▸ **TASK REQUIREMENTS**
Copy each line of the material in which the word "Cast" appears.

▸ **DATA FOR REVIEW**
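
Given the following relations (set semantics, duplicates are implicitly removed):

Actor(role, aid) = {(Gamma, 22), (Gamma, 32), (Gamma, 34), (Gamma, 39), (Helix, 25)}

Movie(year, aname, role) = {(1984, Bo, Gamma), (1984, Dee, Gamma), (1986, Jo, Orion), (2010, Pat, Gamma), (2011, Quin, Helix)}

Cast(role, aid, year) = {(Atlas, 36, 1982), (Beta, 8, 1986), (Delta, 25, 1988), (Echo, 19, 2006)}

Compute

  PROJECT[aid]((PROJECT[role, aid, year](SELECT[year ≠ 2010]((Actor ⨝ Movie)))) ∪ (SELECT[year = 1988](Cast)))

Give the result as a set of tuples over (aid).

Joining Actor and Movie on role yields {(Gamma, 22, 1984, Bo), (Gamma, 22, 1984, Dee), (Gamma, 22, 2010, Pat), (Gamma, 32, 1984, Bo), (Gamma, 32, 1984, Dee), (Gamma, 32, 2010, Pat), (Gamma, 34, 1984, Bo), (Gamma, 34, 1984, Dee), (Gamma, 34, 2010, Pat), (Gamma, 39, 1984, Bo), (Gamma, 39, 1984, Dee), (Gamma, 39, 2010, Pat), (Helix, 25, 2011, Quin)}.
Filtering on year ≠ 2010 leaves {(Gamma, 22, 1984, Bo), (Gamma, 22, 1984, Dee), (Gamma, 32, 1984, Bo), (Gamma, 32, 1984, Dee), (Gamma, 34, 1984, Bo), (Gamma, 34, 1984, Dee), (Gamma, 39, 1984, Bo), (Gamma, 39, 1984, Dee), (Helix, 25, 2011, Quin)}.
Projecting to role, aid, year (4 duplicate(s) eliminated): {(Gamma, 22, 1984), (Gamma, 32, 1984), (Gamma, 34, 1984), (Gamma, 39, 1984), (Helix, 25, 2011)}
Filtering on year = 1988 leaves {(Delta, 25, 1988)}.
Taking the union: {(Delta, 25, 1988), (Gamma, 22, 1984), (Gamma, 32, 1984), (Gamma, 34, 1984), (Gamma, 39, 1984), (Helix, 25, 2011)}
Projecting to aid (1 duplicate(s) eliminated): {22, 25, 32, 34, 39}

{22, 25, 32, 34, 39}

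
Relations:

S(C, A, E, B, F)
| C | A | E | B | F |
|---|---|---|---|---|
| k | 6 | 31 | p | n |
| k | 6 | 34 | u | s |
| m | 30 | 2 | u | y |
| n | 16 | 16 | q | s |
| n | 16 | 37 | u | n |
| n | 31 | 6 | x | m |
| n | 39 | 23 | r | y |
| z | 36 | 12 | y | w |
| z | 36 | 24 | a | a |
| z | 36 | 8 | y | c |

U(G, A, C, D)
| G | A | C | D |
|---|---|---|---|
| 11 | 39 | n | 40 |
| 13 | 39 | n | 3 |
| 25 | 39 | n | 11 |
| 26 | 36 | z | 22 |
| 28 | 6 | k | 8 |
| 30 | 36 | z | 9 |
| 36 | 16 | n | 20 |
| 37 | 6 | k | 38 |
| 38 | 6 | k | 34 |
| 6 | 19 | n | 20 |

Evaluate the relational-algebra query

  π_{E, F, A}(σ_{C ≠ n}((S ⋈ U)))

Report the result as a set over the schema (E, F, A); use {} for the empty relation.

{(12, w, 36), (24, a, 36), (31, n, 6), (34, s, 6), (8, c, 36)}

Natural join on C, A: {(k, 6, 31, p, n, 28, 8), (k, 6, 31, p, n, 37, 38), (k, 6, 31, p, n, 38, 34), (k, 6, 34, u, s, 28, 8), (k, 6, 34, u, s, 37, 38), (k, 6, 34, u, s, 38, 34), (n, 16, 16, q, s, 36, 20), (n, 16, 37, u, n, 36, 20), (n, 39, 23, r, y, 11, 40), (n, 39, 23, r, y, 13, 3), (n, 39, 23, r, y, 25, 11), (z, 36, 12, y, w, 26, 22), (z, 36, 12, y, w, 30, 9), (z, 36, 24, a, a, 26, 22), (z, 36, 24, a, a, 30, 9), (z, 36, 8, y, c, 26, 22), (z, 36, 8, y, c, 30, 9)}
Apply σ_{C ≠ n}; surviving tuples: {(k, 6, 31, p, n, 28, 8), (k, 6, 31, p, n, 37, 38), (k, 6, 31, p, n, 38, 34), (k, 6, 34, u, s, 28, 8), (k, 6, 34, u, s, 37, 38), (k, 6, 34, u, s, 38, 34), (z, 36, 12, y, w, 26, 22), (z, 36, 12, y, w, 30, 9), (z, 36, 24, a, a, 26, 22), (z, 36, 24, a, a, 30, 9), (z, 36, 8, y, c, 26, 22), (z, 36, 8, y, c, 30, 9)}
π[E, F, A]: project onto (E, F, A) (7 duplicate(s) eliminated) → {(12, w, 36), (24, a, 36), (31, n, 6), (34, s, 6), (8, c, 36)}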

▸ **RESPONSE BELOW**
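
Cast(role, aid, year) = {(Atlas, 36, 1982), (Beta, 8, 1986), (Delta, 25, 1988), (Echo, 19, 2006)}
  PROJECT[aid]((PROJECT[role, aid, year](SELECT[year ≠ 2010]((Actor ⨝ Movie)))) ∪ (SELECT[year = 1988](Cast)))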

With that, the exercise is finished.